- [What to do] Line by line, reproduce exactly the beginning of the listing below, ending with the line that contains "Answer: $-290867$" and adding nothing.

======== Records to process

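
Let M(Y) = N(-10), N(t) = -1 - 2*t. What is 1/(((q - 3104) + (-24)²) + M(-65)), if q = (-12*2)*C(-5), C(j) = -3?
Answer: -1/2437 ≈ -0.00041034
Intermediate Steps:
M(Y) = 19 (M(Y) = -1 - 2*(-10) = -1 + 20 = 19)
q = 72 (q = -12*2*(-3) = -24*(-3) = 72)
1/(((q - 3104) + (-24)²) + M(-65)) = 1/(((72 - 3104) + (-24)²) + 19) = 1/((-3032 + 576) + 19) = 1/(-2456 + 19) = 1/(-2437) = -1/2437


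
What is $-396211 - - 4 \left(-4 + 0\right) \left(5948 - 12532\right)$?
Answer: $-290867$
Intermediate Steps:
$-396211 - - 4 \left(-4 + 0\right) \left(5948 - 12532\right) = -396211 - \left(-4\right) \left(-4\right) \left(5948 - 12532\right) = -396211 - 16 \left(-6584\right) = -396211 - -105344 = -396211 + 105344 = -290867$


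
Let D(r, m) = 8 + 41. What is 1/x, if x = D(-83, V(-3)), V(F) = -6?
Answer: 1/49 ≈ 0.020408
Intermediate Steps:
D(r, m) = 49
x = 49
1/x = 1/49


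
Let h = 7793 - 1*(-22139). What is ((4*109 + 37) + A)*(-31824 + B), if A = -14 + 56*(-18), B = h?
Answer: 1038708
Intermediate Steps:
h = 29932 (h = 7793 + 22139 = 29932)
B = 29932
A = -1022 (A = -14 - 1008 = -1022)
((4*109 + 37) + A)*(-31824 + B) = ((4*109 + 37) - 1022)*(-31824 + 29932) = ((436 + 37) - 1022)*(-1892) = (473 - 1022)*(-1892) = -549*(-1892) = 1038708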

================

- [Task answer]
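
Let M(Y) = N(-10), N(t) = -1 - 2*t. What is 1/(((q - 3104) + (-24)²) + M(-65)), if q = (-12*2)*C(-5), C(j) = -3?
Answer: -1/2437 ≈ -0.00041034
Intermediate Steps:
M(Y) = 19 (M(Y) = -1 - 2*(-10) = -1 + 20 = 19)
q = 72 (q = -12*2*(-3) = -24*(-3) = 72)
1/(((q - 3104) + (-24)²) + M(-65)) = 1/(((72 - 3104) + (-24)²) + 19) = 1/((-3032 + 576) + 19) = 1/(-2456 + 19) = 1/(-2437) = -1/2437


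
What is $-396211 - - 4 \left(-4 + 0\right) \left(5948 - 12532\right)$?
Answer: $-290867$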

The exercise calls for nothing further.